- **EXERCISE DATA**
((

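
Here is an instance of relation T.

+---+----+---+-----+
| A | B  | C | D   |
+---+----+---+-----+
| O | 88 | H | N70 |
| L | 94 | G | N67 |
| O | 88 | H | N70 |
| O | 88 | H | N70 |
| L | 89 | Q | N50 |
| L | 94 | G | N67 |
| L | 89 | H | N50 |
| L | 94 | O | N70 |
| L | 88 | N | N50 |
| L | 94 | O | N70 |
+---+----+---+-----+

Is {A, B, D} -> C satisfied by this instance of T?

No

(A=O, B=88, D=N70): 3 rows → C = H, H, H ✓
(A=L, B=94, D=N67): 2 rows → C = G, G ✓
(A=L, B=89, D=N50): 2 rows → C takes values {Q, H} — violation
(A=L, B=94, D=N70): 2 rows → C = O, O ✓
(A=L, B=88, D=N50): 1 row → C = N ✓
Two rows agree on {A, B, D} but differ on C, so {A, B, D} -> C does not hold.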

))

- **TASK OBJECTIVE**
Look above and return each line of the records exactly, from the very first through the line with "88 | N | N50 |", both included.

- **EXPECTED ANSWER**
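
Here is an instance of relation T.

+---+----+---+-----+
| A | B  | C | D   |
+---+----+---+-----+
| O | 88 | H | N70 |
| L | 94 | G | N67 |
| O | 88 | H | N70 |
| O | 88 | H | N70 |
| L | 89 | Q | N50 |
| L | 94 | G | N67 |
| L | 89 | H | N50 |
| L | 94 | O | N70 |
| L | 88 | N | N50 |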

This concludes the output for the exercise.